(Items from a data source)
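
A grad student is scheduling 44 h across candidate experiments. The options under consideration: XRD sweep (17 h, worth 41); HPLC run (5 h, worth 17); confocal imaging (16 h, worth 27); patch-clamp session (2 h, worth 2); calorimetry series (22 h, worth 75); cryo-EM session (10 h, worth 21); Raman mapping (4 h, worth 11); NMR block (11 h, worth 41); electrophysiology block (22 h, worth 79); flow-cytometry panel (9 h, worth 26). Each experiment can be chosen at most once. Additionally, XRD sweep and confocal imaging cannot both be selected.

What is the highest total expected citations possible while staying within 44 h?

Density check — NMR block 3.73, electrophysiology block 3.59, calorimetry series 3.41 are the best per h.
A density-first pass picks HPLC run + patch-clamp session + Raman mapping + NMR block + electrophysiology block — 150 at 44 h.
Reworking the packing: calorimetry series + electrophysiology block uses 44 h and improves the total to 154.
Next best is HPLC run + patch-clamp session + Raman mapping + NMR block + electrophysiology block at 150 (44 h) — short by 4.

154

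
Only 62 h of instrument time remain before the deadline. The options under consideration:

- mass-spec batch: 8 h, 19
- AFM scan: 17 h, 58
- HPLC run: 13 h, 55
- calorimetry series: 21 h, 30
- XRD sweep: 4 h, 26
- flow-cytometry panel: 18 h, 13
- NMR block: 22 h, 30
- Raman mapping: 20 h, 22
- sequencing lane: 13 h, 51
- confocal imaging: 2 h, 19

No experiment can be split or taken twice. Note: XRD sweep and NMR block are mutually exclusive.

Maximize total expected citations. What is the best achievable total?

228

Taking mass-spec batch + AFM scan + HPLC run + XRD sweep + sequencing lane + confocal imaging: 57 h used, 228 in expected citations.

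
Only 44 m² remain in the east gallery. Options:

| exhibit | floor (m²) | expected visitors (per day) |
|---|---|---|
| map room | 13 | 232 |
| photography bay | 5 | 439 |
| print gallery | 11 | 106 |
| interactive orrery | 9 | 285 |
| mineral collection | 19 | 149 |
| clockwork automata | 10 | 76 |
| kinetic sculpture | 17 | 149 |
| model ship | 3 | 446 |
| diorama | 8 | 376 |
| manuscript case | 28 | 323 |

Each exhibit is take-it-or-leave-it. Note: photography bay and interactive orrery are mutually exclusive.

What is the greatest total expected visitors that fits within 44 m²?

Best packing: map room + photography bay + print gallery + model ship + diorama — 40 m², 1599 total.
The closest alternative, photography bay + model ship + diorama + manuscript case, reaches only 1584.

1599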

Problem to solve: Retype all of the records so that every line matches the original exactly.

Answer box:
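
A grad student is scheduling 44 h across candidate experiments. The options under consideration: XRD sweep (17 h, worth 41); HPLC run (5 h, worth 17); confocal imaging (16 h, worth 27); patch-clamp session (2 h, worth 2); calorimetry series (22 h, worth 75); cryo-EM session (10 h, worth 21); Raman mapping (4 h, worth 11); NMR block (11 h, worth 41); electrophysiology block (22 h, worth 79); flow-cytometry panel (9 h, worth 26). Each experiment can be chosen at most once. Additionally, XRD sweep and confocal imaging cannot both be selected.

What is the highest total expected citations possible while staying within 44 h?

Density check — NMR block 3.73, electrophysiology block 3.59, calorimetry series 3.41 are the best per h.
A density-first pass picks HPLC run + patch-clamp session + Raman mapping + NMR block + electrophysiology block — 150 at 44 h.
Reworking the packing: calorimetry series + electrophysiology block uses 44 h and improves the total to 154.
Next best is HPLC run + patch-clamp session + Raman mapping + NMR block + electrophysiology block at 150 (44 h) — short by 4.

154

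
Only 62 h of instrument time remain before the deadline. The options under consideration:

- mass-spec batch: 8 h, 19
- AFM scan: 17 h, 58
- HPLC run: 13 h, 55
- calorimetry series: 21 h, 30
- XRD sweep: 4 h, 26
- flow-cytometry panel: 18 h, 13
- NMR block: 22 h, 30
- Raman mapping: 20 h, 22
- sequencing lane: 13 h, 51
- confocal imaging: 2 h, 19

No experiment can be split or taken twice. Note: XRD sweep and NMR block are mutually exclusive.

Maximize total expected citations. What is the best achievable total?

228

Taking mass-spec batch + AFM scan + HPLC run + XRD sweep + sequencing lane + confocal imaging: 57 h used, 228 in expected citations.

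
Only 44 m² remain in the east gallery. Options:

| exhibit | floor (m²) | expected visitors (per day) |
|---|---|---|
| map room | 13 | 232 |
| photography bay | 5 | 439 |
| print gallery | 11 | 106 |
| interactive orrery | 9 | 285 |
| mineral collection | 19 | 149 |
| clockwork automata | 10 | 76 |
| kinetic sculpture | 17 | 149 |
| model ship | 3 | 446 |
| diorama | 8 | 376 |
| manuscript case | 28 | 323 |

Each exhibit is take-it-or-leave-it. Note: photography bay and interactive orrery are mutually exclusive.

What is the greatest total expected visitors that fits within 44 m²?

Best packing: map room + photography bay + print gallery + model ship + diorama — 40 m², 1599 total.
The closest alternative, photography bay + model ship + diorama + manuscript case, reaches only 1584.

1599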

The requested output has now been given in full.